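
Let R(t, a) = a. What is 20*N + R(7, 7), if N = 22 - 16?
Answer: 127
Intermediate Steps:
N = 6
20*N + R(7, 7) = 20*6 + 7 = 120 + 7 = 127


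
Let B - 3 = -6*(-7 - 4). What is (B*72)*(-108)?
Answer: -536544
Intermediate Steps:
B = 69 (B = 3 - 6*(-7 - 4) = 3 - 6*(-11) = 3 + 66 = 69)
(B*72)*(-108) = (69*72)*(-108) = 4968*(-108) = -536544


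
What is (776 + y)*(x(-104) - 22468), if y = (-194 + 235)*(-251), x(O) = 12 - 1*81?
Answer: 214439555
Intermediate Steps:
x(O) = -69 (x(O) = 12 - 81 = -69)
y = -10291 (y = 41*(-251) = -10291)
(776 + y)*(x(-104) - 22468) = (776 - 10291)*(-69 - 22468) = -9515*(-22537) = 214439555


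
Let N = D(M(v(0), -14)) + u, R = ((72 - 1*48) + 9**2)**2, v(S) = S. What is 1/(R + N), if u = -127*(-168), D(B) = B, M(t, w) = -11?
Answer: 1/32350 ≈ 3.0912e-5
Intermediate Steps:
R = 11025 (R = ((72 - 48) + 81)**2 = (24 + 81)**2 = 105**2 = 11025)
u = 21336
N = 21325 (N = -11 + 21336 = 21325)
1/(R + N) = 1/(11025 + 21325) = 1/32350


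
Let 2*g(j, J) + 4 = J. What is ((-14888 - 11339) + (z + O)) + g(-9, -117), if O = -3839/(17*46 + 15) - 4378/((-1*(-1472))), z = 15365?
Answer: -6411621257/586592 ≈ -10930.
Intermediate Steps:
g(j, J) = -2 + J/2
O = -4570137/586592 (O = -3839/(782 + 15) - 4378/1472 = -3839/797 - 4378*1/1472 = -3839*1/797 - 2189/736 = -3839/797 - 2189/736 = -4570137/586592 ≈ -7.7910)
((-14888 - 11339) + (z + O)) + g(-9, -117) = ((-14888 - 11339) + (15365 - 4570137/586592)) + (-2 + (1/2)*(-117)) = (-26227 + 9008415943/586592) + (-2 - 117/2) = -6376132441/586592 - 121/2 = -6411621257/586592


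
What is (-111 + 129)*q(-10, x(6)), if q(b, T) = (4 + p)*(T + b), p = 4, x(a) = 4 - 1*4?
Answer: -1440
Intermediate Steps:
x(a) = 0 (x(a) = 4 - 4 = 0)
q(b, T) = 8*T + 8*b (q(b, T) = (4 + 4)*(T + b) = 8*(T + b) = 8*T + 8*b)
(-111 + 129)*q(-10, x(6)) = (-111 + 129)*(8*0 + 8*(-10)) = 18*(0 - 80) = 18*(-80) = -1440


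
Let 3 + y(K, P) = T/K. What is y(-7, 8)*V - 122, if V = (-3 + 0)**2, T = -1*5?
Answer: -998/7 ≈ -142.57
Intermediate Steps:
T = -5
y(K, P) = -3 - 5/K
V = 9 (V = (-3)**2 = 9)
y(-7, 8)*V - 122 = (-3 - 5/(-7))*9 - 122 = (-3 - 5*(-1/7))*9 - 122 = (-3 + 5/7)*9 - 122 = -16/7*9 - 122 = -144/7 - 122 = -998/7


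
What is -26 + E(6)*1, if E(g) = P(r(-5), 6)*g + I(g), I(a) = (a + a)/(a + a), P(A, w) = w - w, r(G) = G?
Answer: -25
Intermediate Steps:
P(A, w) = 0
I(a) = 1 (I(a) = (2*a)/((2*a)) = (2*a)*(1/(2*a)) = 1)
E(g) = 1 (E(g) = 0*g + 1 = 0 + 1 = 1)
-26 + E(6)*1 = -26 + 1*1 = -26 + 1 = -25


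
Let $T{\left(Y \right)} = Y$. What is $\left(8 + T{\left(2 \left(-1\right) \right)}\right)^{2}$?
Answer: $36$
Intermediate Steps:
$\left(8 + T{\left(2 \left(-1\right) \right)}\right)^{2} = \left(8 + 2 \left(-1\right)\right)^{2} = \left(8 - 2\right)^{2} = 6^{2} = 36$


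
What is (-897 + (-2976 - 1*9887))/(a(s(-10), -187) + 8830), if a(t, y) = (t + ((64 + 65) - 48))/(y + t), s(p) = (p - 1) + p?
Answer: -143104/91829 ≈ -1.5584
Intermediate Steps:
s(p) = -1 + 2*p (s(p) = (-1 + p) + p = -1 + 2*p)
a(t, y) = (81 + t)/(t + y) (a(t, y) = (t + (129 - 48))/(t + y) = (t + 81)/(t + y) = (81 + t)/(t + y))
(-897 + (-2976 - 1*9887))/(a(s(-10), -187) + 8830) = (-897 + (-2976 - 1*9887))/((81 + (-1 + 2*(-10)))/((-1 + 2*(-10)) - 187) + 8830) = (-897 + (-2976 - 9887))/((81 + (-1 - 20))/((-1 - 20) - 187) + 8830) = (-897 - 12863)/((81 - 21)/(-21 - 187) + 8830) = -13760/(60/(-208) + 8830) = -13760/(-1/208*60 + 8830) = -13760/(-15/52 + 8830) = -13760/459145/52 = -13760*52/459145 = -143104/91829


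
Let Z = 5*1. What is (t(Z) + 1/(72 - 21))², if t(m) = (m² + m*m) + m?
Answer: 7873636/2601 ≈ 3027.2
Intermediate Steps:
Z = 5
t(m) = m + 2*m² (t(m) = (m² + m²) + m = 2*m² + m = m + 2*m²)
(t(Z) + 1/(72 - 21))² = (5*(1 + 2*5) + 1/(72 - 21))² = (5*(1 + 10) + 1/51)² = (5*11 + 1/51)² = (55 + 1/51)² = (2806/51)² = 7873636/2601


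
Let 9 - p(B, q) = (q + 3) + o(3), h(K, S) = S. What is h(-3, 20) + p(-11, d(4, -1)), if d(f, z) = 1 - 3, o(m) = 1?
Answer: 27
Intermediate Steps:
d(f, z) = -2
p(B, q) = 5 - q (p(B, q) = 9 - ((q + 3) + 1) = 9 - ((3 + q) + 1) = 9 - (4 + q) = 9 + (-4 - q) = 5 - q)
h(-3, 20) + p(-11, d(4, -1)) = 20 + (5 - 1*(-2)) = 20 + (5 + 2) = 20 + 7 = 27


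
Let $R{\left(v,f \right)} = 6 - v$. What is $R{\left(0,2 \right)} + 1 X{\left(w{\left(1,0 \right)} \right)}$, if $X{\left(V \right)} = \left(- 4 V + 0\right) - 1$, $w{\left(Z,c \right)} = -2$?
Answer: $13$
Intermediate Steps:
$X{\left(V \right)} = -1 - 4 V$ ($X{\left(V \right)} = - 4 V - 1 = -1 - 4 V$)
$R{\left(0,2 \right)} + 1 X{\left(w{\left(1,0 \right)} \right)} = \left(6 - 0\right) + 1 \left(-1 - -8\right) = \left(6 + 0\right) + 1 \left(-1 + 8\right) = 6 + 1 \cdot 7 = 6 + 7 = 13$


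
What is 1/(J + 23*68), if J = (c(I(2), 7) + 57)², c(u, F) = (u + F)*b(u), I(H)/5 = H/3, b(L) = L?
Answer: 81/804013 ≈ 0.00010074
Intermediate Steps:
I(H) = 5*H/3 (I(H) = 5*(H/3) = 5*H/3)
c(u, F) = u*(F + u) (c(u, F) = (u + F)*u = (F + u)*u = u*(F + u))
J = 677329/81 (J = (((5/3)*2)*(7 + (5/3)*2) + 57)² = (10*(7 + 10/3)/3 + 57)² = ((10/3)*(31/3) + 57)² = (310/9 + 57)² = (823/9)² = 677329/81 ≈ 8362.1)
1/(J + 23*68) = 1/(677329/81 + 23*68) = 1/(677329/81 + 1564) = 1/(804013/81) = 81/804013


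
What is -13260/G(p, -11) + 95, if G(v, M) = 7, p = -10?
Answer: -12595/7 ≈ -1799.3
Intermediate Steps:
-13260/G(p, -11) + 95 = -13260/7 + 95 = -12595/7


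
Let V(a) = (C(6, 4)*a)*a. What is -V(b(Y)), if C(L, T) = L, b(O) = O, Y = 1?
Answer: -6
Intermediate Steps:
V(a) = 6*a² (V(a) = (6*a)*a = 6*a²)
-V(b(Y)) = -6*1² = -6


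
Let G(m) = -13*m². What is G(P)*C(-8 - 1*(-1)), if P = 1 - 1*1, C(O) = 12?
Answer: 0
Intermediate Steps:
P = 0 (P = 1 - 1 = 0)
G(P)*C(-8 - 1*(-1)) = -13*0²*12 = -13*0*12 = 0*12 = 0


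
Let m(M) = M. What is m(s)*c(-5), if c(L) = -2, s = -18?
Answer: 36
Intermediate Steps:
m(s)*c(-5) = -18*(-2) = 36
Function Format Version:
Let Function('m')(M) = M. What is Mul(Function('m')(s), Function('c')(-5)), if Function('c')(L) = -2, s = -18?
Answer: 36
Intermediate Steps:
Mul(Function('m')(s), Function('c')(-5)) = Mul(-18, -2) = 36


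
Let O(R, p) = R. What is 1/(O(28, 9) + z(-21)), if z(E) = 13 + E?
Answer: 1/20 ≈ 0.050000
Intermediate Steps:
1/(O(28, 9) + z(-21)) = 1/(28 + (13 - 21)) = 1/(28 - 8) = 1/20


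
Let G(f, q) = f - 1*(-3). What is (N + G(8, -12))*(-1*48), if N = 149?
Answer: -7680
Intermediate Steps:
G(f, q) = 3 + f (G(f, q) = f + 3 = 3 + f)
(N + G(8, -12))*(-1*48) = (149 + (3 + 8))*(-1*48) = (149 + 11)*(-48) = 160*(-48) = -7680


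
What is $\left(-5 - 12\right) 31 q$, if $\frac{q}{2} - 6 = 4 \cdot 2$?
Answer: $-14756$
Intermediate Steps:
$q = 28$ ($q = 12 + 2 \cdot 4 \cdot 2 = 12 + 2 \cdot 8 = 12 + 16 = 28$)
$\left(-5 - 12\right) 31 q = \left(-5 - 12\right) 31 \cdot 28 = \left(-17\right) 31 \cdot 28 = \left(-527\right) 28 = -14756$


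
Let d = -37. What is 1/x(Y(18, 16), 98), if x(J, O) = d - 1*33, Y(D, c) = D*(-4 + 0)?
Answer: -1/70 ≈ -0.014286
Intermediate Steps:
Y(D, c) = -4*D (Y(D, c) = D*(-4) = -4*D)
x(J, O) = -70 (x(J, O) = -37 - 1*33 = -37 - 33 = -70)
1/x(Y(18, 16), 98) = 1/(-70) = -1/70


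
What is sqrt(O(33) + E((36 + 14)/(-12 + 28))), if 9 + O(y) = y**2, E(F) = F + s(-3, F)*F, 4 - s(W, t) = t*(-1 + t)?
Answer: sqrt(1100670)/32 ≈ 32.785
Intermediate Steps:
s(W, t) = 4 - t*(-1 + t)
E(F) = F + F*(4 + F - F**2) (E(F) = F + (4 + F - F**2)*F = F + F*(4 + F - F**2))
O(y) = -9 + y**2
sqrt(O(33) + E((36 + 14)/(-12 + 28))) = sqrt((-9 + 33**2) + ((36 + 14)/(-12 + 28))*(5 + (36 + 14)/(-12 + 28) - ((36 + 14)/(-12 + 28))**2)) = sqrt((-9 + 1089) + (50/16)*(5 + 50/16 - (50/16)**2)) = sqrt(1080 + (50*(1/16))*(5 + 50*(1/16) - (50*(1/16))**2)) = sqrt(1080 + 25*(5 + 25/8 - (25/8)**2)/8) = sqrt(1080 + 25*(5 + 25/8 - 1*625/64)/8) = sqrt(1080 + 25*(5 + 25/8 - 625/64)/8) = sqrt(1080 + (25/8)*(-105/64)) = sqrt(1080 - 2625/512) = sqrt(550335/512) = sqrt(1100670)/32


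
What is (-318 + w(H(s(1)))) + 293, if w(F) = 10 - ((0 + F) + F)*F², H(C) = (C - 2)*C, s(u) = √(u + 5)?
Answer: -1311 + 528*√6 ≈ -17.669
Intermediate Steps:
s(u) = √(5 + u)
H(C) = C*(-2 + C) (H(C) = (-2 + C)*C = C*(-2 + C))
w(F) = 10 - 2*F³ (w(F) = 10 - (F + F)*F² = 10 - 2*F*F² = 10 - 2*F³)
(-318 + w(H(s(1)))) + 293 = (-318 + (10 - 2*(-2 + √(5 + 1))³*(5 + 1)^(3/2))) + 293 = (-318 + (10 - 2*6*√6*(-2 + √6)³)) + 293 = (-318 + (10 - 12*√6*(-2 + √6)³)) + 293 = (-308 - 12*√6*(-2 + √6)³) + 293 = -15 - 12*√6*(-2 + √6)³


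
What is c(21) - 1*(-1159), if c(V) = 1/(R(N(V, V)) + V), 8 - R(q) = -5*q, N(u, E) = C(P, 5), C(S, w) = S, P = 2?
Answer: 45202/39 ≈ 1159.0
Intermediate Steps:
N(u, E) = 2
R(q) = 8 + 5*q (R(q) = 8 - (-5)*q = 8 + 5*q)
c(V) = 1/(18 + V) (c(V) = 1/((8 + 5*2) + V) = 1/((8 + 10) + V) = 1/(18 + V))
c(21) - 1*(-1159) = 1/(18 + 21) - 1*(-1159) = 1/39 + 1159 = 45202/39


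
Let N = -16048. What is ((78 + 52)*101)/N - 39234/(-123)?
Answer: 104668707/328984 ≈ 318.16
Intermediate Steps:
((78 + 52)*101)/N - 39234/(-123) = ((78 + 52)*101)/(-16048) - 39234/(-123) = (130*101)*(-1/16048) - 39234*(-1/123) = 13130*(-1/16048) + 13078/41 = -6565/8024 + 13078/41 = 104668707/328984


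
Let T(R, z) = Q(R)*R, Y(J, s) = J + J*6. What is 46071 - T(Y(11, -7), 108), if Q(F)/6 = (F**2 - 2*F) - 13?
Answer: -2615973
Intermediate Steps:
Q(F) = -78 - 12*F + 6*F**2 (Q(F) = 6*((F**2 - 2*F) - 13) = 6*(-13 + F**2 - 2*F) = -78 - 12*F + 6*F**2)
Y(J, s) = 7*J (Y(J, s) = J + 6*J = 7*J)
T(R, z) = R*(-78 - 12*R + 6*R**2) (T(R, z) = (-78 - 12*R + 6*R**2)*R = R*(-78 - 12*R + 6*R**2))
46071 - T(Y(11, -7), 108) = 46071 - 6*7*11*(-13 + (7*11)**2 - 14*11) = 46071 - 6*77*(-13 + 77**2 - 2*77) = 46071 - 6*77*(-13 + 5929 - 154) = 46071 - 6*77*5762 = 46071 - 1*2662044 = 46071 - 2662044 = -2615973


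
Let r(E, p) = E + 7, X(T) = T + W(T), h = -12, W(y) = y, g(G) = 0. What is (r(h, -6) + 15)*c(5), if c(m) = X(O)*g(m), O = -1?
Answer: 0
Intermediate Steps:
X(T) = 2*T (X(T) = T + T = 2*T)
r(E, p) = 7 + E
c(m) = 0 (c(m) = (2*(-1))*0 = -2*0 = 0)
(r(h, -6) + 15)*c(5) = ((7 - 12) + 15)*0 = (-5 + 15)*0 = 10*0 = 0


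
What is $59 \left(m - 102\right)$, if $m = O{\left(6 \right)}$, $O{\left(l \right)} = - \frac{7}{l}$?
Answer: $- \frac{36521}{6} \approx -6086.8$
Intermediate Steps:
$m = - \frac{7}{6} \approx -1.1667$
$59 \left(m - 102\right) = 59 \left(- \frac{7}{6} - 102\right) = 59 \left(- \frac{619}{6}\right) = - \frac{36521}{6}$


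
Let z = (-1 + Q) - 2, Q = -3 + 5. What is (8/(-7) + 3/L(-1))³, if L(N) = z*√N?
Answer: 10072/343 - 747*I/49 ≈ 29.364 - 15.245*I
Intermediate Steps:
Q = 2
z = -1 (z = (-1 + 2) - 2 = 1 - 2 = -1)
L(N) = -√N
(8/(-7) + 3/L(-1))³ = (8/(-7) + 3/((-√(-1))))³ = (8*(-⅐) + 3/((-I)))³ = (-8/7 + 3*I)³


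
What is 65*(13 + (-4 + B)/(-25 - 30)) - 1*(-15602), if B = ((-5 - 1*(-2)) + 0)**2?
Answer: 180852/11 ≈ 16441.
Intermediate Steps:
B = 9 (B = ((-5 + 2) + 0)**2 = (-3 + 0)**2 = (-3)**2 = 9)
65*(13 + (-4 + B)/(-25 - 30)) - 1*(-15602) = 65*(13 + (-4 + 9)/(-25 - 30)) - 1*(-15602) = 65*(13 + 5/(-55)) + 15602 = 65*(13 + 5*(-1/55)) + 15602 = 65*(13 - 1/11) + 15602 = 65*(142/11) + 15602 = 9230/11 + 15602 = 180852/11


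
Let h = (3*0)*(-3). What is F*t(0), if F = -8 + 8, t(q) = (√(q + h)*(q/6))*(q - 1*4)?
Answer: 0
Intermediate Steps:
h = 0 (h = 0*(-3) = 0)
t(q) = q^(3/2)*(-4 + q)/6 (t(q) = (√(q + 0)*(q/6))*(q - 1*4) = (√q*(q*(⅙)))*(q - 4) = (√q*(q/6))*(-4 + q) = (q^(3/2)/6)*(-4 + q) = q^(3/2)*(-4 + q)/6)
F = 0
F*t(0) = 0*(0^(3/2)*(-4 + 0)/6) = 0*((⅙)*0*(-4)) = 0*0 = 0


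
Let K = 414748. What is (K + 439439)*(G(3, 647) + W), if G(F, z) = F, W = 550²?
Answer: 258394130061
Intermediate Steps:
W = 302500
(K + 439439)*(G(3, 647) + W) = (414748 + 439439)*(3 + 302500) = 854187*302503 = 258394130061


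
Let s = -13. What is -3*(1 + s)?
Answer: 36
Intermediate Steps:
-3*(1 + s) = -3*(1 - 13) = -3*(-12) = 36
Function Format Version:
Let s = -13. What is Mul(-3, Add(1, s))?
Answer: 36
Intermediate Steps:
Mul(-3, Add(1, s)) = Mul(-3, Add(1, -13)) = Mul(-3, -12) = 36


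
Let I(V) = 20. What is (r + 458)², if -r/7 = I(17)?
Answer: 101124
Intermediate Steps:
r = -140 (r = -7*20 = -140)
(r + 458)² = (-140 + 458)² = 318² = 101124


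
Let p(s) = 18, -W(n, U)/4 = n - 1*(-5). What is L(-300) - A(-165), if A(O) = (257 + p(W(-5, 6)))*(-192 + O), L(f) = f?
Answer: 97875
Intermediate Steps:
W(n, U) = -20 - 4*n (W(n, U) = -4*(n - 1*(-5)) = -4*(n + 5) = -4*(5 + n) = -20 - 4*n)
A(O) = -52800 + 275*O (A(O) = (257 + 18)*(-192 + O) = 275*(-192 + O) = -52800 + 275*O)
L(-300) - A(-165) = -300 - (-52800 + 275*(-165)) = -300 - (-52800 - 45375) = -300 - 1*(-98175) = -300 + 98175 = 97875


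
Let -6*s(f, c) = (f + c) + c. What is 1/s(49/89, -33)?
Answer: 534/5825 ≈ 0.091674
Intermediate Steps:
s(f, c) = -c/3 - f/6 (s(f, c) = -((f + c) + c)/6 = -((c + f) + c)/6 = -(f + 2*c)/6 = -c/3 - f/6)
1/s(49/89, -33) = 1/(-⅓*(-33) - 49/(6*89)) = 1/(11 - 49/(6*89)) = 1/(11 - ⅙*49/89) = 1/(11 - 49/534) = 1/(5825/534) = 534/5825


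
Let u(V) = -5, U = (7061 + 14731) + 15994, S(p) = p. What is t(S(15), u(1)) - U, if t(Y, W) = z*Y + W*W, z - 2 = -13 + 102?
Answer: -36396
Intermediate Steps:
z = 91 (z = 2 + (-13 + 102) = 2 + 89 = 91)
U = 37786 (U = 21792 + 15994 = 37786)
t(Y, W) = W**2 + 91*Y (t(Y, W) = 91*Y + W*W = 91*Y + W**2 = W**2 + 91*Y)
t(S(15), u(1)) - U = ((-5)**2 + 91*15) - 1*37786 = (25 + 1365) - 37786 = 1390 - 37786 = -36396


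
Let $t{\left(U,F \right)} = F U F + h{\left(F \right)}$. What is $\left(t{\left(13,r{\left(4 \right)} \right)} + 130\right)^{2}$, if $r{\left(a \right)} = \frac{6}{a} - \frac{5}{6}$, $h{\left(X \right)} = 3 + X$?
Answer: $\frac{1575025}{81} \approx 19445.0$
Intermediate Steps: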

* * * *

Instructions for the task: What is needed is every line from the start of the entries through the line containing "Answer: 1/32350 ≈ 3.0912e-5", returned word for word and nothing else.

Expected answer:
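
Let R(t, a) = a. What is 20*N + R(7, 7), if N = 22 - 16?
Answer: 127
Intermediate Steps:
N = 6
20*N + R(7, 7) = 20*6 + 7 = 120 + 7 = 127


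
Let B - 3 = -6*(-7 - 4). What is (B*72)*(-108)?
Answer: -536544
Intermediate Steps:
B = 69 (B = 3 - 6*(-7 - 4) = 3 - 6*(-11) = 3 + 66 = 69)
(B*72)*(-108) = (69*72)*(-108) = 4968*(-108) = -536544


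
What is (776 + y)*(x(-104) - 22468), if y = (-194 + 235)*(-251), x(O) = 12 - 1*81?
Answer: 214439555
Intermediate Steps:
x(O) = -69 (x(O) = 12 - 81 = -69)
y = -10291 (y = 41*(-251) = -10291)
(776 + y)*(x(-104) - 22468) = (776 - 10291)*(-69 - 22468) = -9515*(-22537) = 214439555


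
Let N = D(M(v(0), -14)) + u, R = ((72 - 1*48) + 9**2)**2, v(S) = S. What is 1/(R + N), if u = -127*(-168), D(B) = B, M(t, w) = -11?
Answer: 1/32350 ≈ 3.0912e-5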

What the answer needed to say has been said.